**What is expected**: Write down every entry once more, exactly as it reads.

**Saved entries**:
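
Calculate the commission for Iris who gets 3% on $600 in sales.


Convert rate to decimal:
3% = 0.03
Multiply by sales:
$600 x 0.03 = $18

$18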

**Solution**:
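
Calculate the commission for Iris who gets 3% on $600 in sales.


Convert rate to decimal:
3% = 0.03
Multiply by sales:
$600 x 0.03 = $18

$18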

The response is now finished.